About this task: Each line that holds the word "those" counts once; give the total for the records below and nothing else.

Data records:
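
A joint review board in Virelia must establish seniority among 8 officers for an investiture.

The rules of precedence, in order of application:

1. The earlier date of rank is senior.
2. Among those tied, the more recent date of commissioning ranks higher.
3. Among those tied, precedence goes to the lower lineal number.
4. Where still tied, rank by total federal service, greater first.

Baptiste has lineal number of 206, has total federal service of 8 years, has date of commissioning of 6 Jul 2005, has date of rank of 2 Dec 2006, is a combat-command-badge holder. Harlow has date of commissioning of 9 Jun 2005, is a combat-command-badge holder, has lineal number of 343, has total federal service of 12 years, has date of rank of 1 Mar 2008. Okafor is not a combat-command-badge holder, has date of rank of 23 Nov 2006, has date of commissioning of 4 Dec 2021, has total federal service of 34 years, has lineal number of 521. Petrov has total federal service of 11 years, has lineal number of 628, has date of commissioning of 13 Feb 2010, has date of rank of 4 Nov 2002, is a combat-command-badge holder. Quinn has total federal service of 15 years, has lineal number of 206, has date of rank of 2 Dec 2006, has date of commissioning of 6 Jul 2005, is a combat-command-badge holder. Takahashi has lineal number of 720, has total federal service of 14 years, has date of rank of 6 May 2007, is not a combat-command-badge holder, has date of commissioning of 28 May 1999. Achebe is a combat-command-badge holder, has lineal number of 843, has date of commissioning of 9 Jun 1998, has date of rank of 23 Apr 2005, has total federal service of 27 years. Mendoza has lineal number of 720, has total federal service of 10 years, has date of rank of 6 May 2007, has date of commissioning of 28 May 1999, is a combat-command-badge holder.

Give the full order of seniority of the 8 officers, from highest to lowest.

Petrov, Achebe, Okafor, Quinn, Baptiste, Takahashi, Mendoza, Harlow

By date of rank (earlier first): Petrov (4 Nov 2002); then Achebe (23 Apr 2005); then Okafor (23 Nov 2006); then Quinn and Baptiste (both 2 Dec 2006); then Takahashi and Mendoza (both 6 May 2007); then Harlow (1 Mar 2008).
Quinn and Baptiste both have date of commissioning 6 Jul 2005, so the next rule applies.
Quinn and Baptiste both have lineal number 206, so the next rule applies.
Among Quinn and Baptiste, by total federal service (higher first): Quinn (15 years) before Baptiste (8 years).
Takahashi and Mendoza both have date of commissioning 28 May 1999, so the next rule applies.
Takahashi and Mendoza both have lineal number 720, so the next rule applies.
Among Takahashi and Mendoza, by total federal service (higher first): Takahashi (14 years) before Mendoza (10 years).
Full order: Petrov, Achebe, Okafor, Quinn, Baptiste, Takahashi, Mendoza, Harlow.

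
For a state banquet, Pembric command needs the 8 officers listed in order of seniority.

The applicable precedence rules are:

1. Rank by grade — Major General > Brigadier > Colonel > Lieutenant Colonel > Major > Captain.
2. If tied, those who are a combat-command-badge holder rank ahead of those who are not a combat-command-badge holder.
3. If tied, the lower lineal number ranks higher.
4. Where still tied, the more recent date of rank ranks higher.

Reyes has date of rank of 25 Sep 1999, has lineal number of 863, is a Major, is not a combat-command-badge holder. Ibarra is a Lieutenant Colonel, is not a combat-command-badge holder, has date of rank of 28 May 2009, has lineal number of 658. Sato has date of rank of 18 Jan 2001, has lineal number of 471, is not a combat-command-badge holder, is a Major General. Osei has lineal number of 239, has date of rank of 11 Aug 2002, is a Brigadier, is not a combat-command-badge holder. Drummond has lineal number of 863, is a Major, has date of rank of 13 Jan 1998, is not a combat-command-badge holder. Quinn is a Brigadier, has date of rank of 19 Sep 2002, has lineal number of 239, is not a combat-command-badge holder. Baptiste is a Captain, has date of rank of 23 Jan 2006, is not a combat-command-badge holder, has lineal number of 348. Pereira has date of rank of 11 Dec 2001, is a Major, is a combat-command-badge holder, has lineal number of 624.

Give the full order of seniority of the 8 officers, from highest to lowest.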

Solution to this exercise: 3